Entries must be copied exactly, with nothing left out.

# Information:
--- START ---

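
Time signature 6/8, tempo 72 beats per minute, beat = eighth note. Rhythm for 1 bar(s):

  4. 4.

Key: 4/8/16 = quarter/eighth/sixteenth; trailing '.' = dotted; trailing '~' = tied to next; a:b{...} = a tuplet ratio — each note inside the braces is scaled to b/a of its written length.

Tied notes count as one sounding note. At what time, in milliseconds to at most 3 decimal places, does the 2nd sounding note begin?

1. 0.0ms @ 0 + 2500.0ms (3)
2. 2500.0ms @ 3 + 2500.0ms (3)

note 2 onset = 3b = 2500.0ms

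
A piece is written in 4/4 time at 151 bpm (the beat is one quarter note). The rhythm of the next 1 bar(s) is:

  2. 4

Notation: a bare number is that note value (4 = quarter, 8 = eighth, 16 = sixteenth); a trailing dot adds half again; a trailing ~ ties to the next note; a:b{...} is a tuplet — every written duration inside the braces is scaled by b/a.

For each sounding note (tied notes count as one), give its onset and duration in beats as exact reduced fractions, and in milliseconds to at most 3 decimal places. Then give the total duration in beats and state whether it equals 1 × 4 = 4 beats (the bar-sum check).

1) 0.0ms=0b +1192.053ms=3b
2) 1192.053ms=3b +397.351ms=1b
Σ=4b of 4 (151bpm 4/4) — PASS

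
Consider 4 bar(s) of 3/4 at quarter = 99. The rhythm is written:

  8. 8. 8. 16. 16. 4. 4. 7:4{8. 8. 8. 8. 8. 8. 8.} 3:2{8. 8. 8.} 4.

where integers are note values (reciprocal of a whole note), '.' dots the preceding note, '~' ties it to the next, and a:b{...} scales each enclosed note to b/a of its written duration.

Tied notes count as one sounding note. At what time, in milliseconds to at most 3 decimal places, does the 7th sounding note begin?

note 7 onset = 9/2b = 2727.273ms

1. 0.0ms @ 0 + 454.545ms (3/4)
2. 454.545ms @ 3/4 + 454.545ms (3/4)
3. 909.091ms @ 3/2 + 454.545ms (3/4)
4. 1363.636ms @ 9/4 + 227.273ms (3/8)
5. 1590.909ms @ 21/8 + 227.273ms (3/8)
6. 1818.182ms @ 3 + 909.091ms (3/2)
7. 2727.273ms @ 9/2 + 909.091ms (3/2)
8. 3636.364ms @ 6 + 259.74ms (3/7)
9. 3896.104ms @ 45/7 + 259.74ms (3/7)
10. 4155.844ms @ 48/7 + 259.74ms (3/7)
11. 4415.584ms @ 51/7 + 259.74ms (3/7)
12. 4675.325ms @ 54/7 + 259.74ms (3/7)
13. 4935.065ms @ 57/7 + 259.74ms (3/7)
14. 5194.805ms @ 60/7 + 259.74ms (3/7)
15. 5454.545ms @ 9 + 303.03ms (1/2)
16. 5757.576ms @ 19/2 + 303.03ms (1/2)
17. 6060.606ms @ 10 + 303.03ms (1/2)
18. 6363.636ms @ 21/2 + 909.091ms (3/2)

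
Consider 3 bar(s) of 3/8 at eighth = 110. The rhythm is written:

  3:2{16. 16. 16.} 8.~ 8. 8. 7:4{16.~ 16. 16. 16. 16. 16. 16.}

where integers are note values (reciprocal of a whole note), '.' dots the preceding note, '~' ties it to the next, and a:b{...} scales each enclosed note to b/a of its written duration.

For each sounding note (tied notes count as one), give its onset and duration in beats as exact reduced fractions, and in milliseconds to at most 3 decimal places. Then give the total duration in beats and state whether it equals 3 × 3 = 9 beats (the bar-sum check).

1) 0.0ms=0b +272.727ms=1/2b
2) 272.727ms=1/2b +272.727ms=1/2b
3) 545.455ms=1b +272.727ms=1/2b
4) 818.182ms=3/2b +1636.364ms=3b
5) 2454.545ms=9/2b +818.182ms=3/2b
6) 3272.727ms=6b +467.532ms=6/7b
7) 3740.26ms=48/7b +233.766ms=3/7b
8) 3974.026ms=51/7b +233.766ms=3/7b
9) 4207.792ms=54/7b +233.766ms=3/7b
10) 4441.558ms=57/7b +233.766ms=3/7b
11) 4675.325ms=60/7b +233.766ms=3/7b
Σ=9b of 9 (110bpm 3/8) — PASS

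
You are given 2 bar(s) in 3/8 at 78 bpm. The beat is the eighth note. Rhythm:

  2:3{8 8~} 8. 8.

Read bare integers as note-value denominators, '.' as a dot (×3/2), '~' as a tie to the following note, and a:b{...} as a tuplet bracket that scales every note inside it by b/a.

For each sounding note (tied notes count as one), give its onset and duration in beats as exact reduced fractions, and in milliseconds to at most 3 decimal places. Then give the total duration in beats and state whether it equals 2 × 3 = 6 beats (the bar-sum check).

1) 0.0ms=0b +1153.846ms=3/2b
2) 1153.846ms=3/2b +2307.692ms=3b
3) 3461.538ms=9/2b +1153.846ms=3/2b
Σ=6b of 6 (78bpm 3/8) — PASS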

--- END ---

# Output for this task:
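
Time signature 6/8, tempo 72 beats per minute, beat = eighth note. Rhythm for 1 bar(s):

  4. 4.

Key: 4/8/16 = quarter/eighth/sixteenth; trailing '.' = dotted; trailing '~' = tied to next; a:b{...} = a tuplet ratio — each note inside the braces is scaled to b/a of its written length.

Tied notes count as one sounding note. At what time, in milliseconds to at most 3 decimal places, does the 2nd sounding note begin?

1. 0.0ms @ 0 + 2500.0ms (3)
2. 2500.0ms @ 3 + 2500.0ms (3)

note 2 onset = 3b = 2500.0ms

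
A piece is written in 4/4 time at 151 bpm (the beat is one quarter note). The rhythm of the next 1 bar(s) is:

  2. 4

Notation: a bare number is that note value (4 = quarter, 8 = eighth, 16 = sixteenth); a trailing dot adds half again; a trailing ~ ties to the next note; a:b{...} is a tuplet — every written duration inside the braces is scaled by b/a.

For each sounding note (tied notes count as one), give its onset and duration in beats as exact reduced fractions, and in milliseconds to at most 3 decimal places. Then give the total duration in beats and state whether it equals 1 × 4 = 4 beats (the bar-sum check).

1) 0.0ms=0b +1192.053ms=3b
2) 1192.053ms=3b +397.351ms=1b
Σ=4b of 4 (151bpm 4/4) — PASS

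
Consider 4 bar(s) of 3/4 at quarter = 99. The rhythm is written:

  8. 8. 8. 16. 16. 4. 4. 7:4{8. 8. 8. 8. 8. 8. 8.} 3:2{8. 8. 8.} 4.

where integers are note values (reciprocal of a whole note), '.' dots the preceding note, '~' ties it to the next, and a:b{...} scales each enclosed note to b/a of its written duration.

Tied notes count as one sounding note. At what time, in milliseconds to at most 3 decimal places, does the 7th sounding note begin?

note 7 onset = 9/2b = 2727.273ms

1. 0.0ms @ 0 + 454.545ms (3/4)
2. 454.545ms @ 3/4 + 454.545ms (3/4)
3. 909.091ms @ 3/2 + 454.545ms (3/4)
4. 1363.636ms @ 9/4 + 227.273ms (3/8)
5. 1590.909ms @ 21/8 + 227.273ms (3/8)
6. 1818.182ms @ 3 + 909.091ms (3/2)
7. 2727.273ms @ 9/2 + 909.091ms (3/2)
8. 3636.364ms @ 6 + 259.74ms (3/7)
9. 3896.104ms @ 45/7 + 259.74ms (3/7)
10. 4155.844ms @ 48/7 + 259.74ms (3/7)
11. 4415.584ms @ 51/7 + 259.74ms (3/7)
12. 4675.325ms @ 54/7 + 259.74ms (3/7)
13. 4935.065ms @ 57/7 + 259.74ms (3/7)
14. 5194.805ms @ 60/7 + 259.74ms (3/7)
15. 5454.545ms @ 9 + 303.03ms (1/2)
16. 5757.576ms @ 19/2 + 303.03ms (1/2)
17. 6060.606ms @ 10 + 303.03ms (1/2)
18. 6363.636ms @ 21/2 + 909.091ms (3/2)

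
Consider 3 bar(s) of 3/8 at eighth = 110. The rhythm is written:

  3:2{16. 16. 16.} 8.~ 8. 8. 7:4{16.~ 16. 16. 16. 16. 16. 16.}

where integers are note values (reciprocal of a whole note), '.' dots the preceding note, '~' ties it to the next, and a:b{...} scales each enclosed note to b/a of its written duration.

For each sounding note (tied notes count as one), give its onset and duration in beats as exact reduced fractions, and in milliseconds to at most 3 decimal places. Then give the total duration in beats and state whether it equals 3 × 3 = 9 beats (the bar-sum check).

1) 0.0ms=0b +272.727ms=1/2b
2) 272.727ms=1/2b +272.727ms=1/2b
3) 545.455ms=1b +272.727ms=1/2b
4) 818.182ms=3/2b +1636.364ms=3b
5) 2454.545ms=9/2b +818.182ms=3/2b
6) 3272.727ms=6b +467.532ms=6/7b
7) 3740.26ms=48/7b +233.766ms=3/7b
8) 3974.026ms=51/7b +233.766ms=3/7b
9) 4207.792ms=54/7b +233.766ms=3/7b
10) 4441.558ms=57/7b +233.766ms=3/7b
11) 4675.325ms=60/7b +233.766ms=3/7b
Σ=9b of 9 (110bpm 3/8) — PASS

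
You are given 2 bar(s) in 3/8 at 78 bpm. The beat is the eighth note. Rhythm:

  2:3{8 8~} 8. 8.

Read bare integers as note-value denominators, '.' as a dot (×3/2), '~' as a tie to the following note, and a:b{...} as a tuplet bracket that scales every note inside it by b/a.

For each sounding note (tied notes count as one), give its onset and duration in beats as exact reduced fractions, and in milliseconds to at most 3 decimal places. Then give the total duration in beats and state whether it equals 2 × 3 = 6 beats (the bar-sum check).

1) 0.0ms=0b +1153.846ms=3/2b
2) 1153.846ms=3/2b +2307.692ms=3b
3) 3461.538ms=9/2b +1153.846ms=3/2b
Σ=6b of 6 (78bpm 3/8) — PASS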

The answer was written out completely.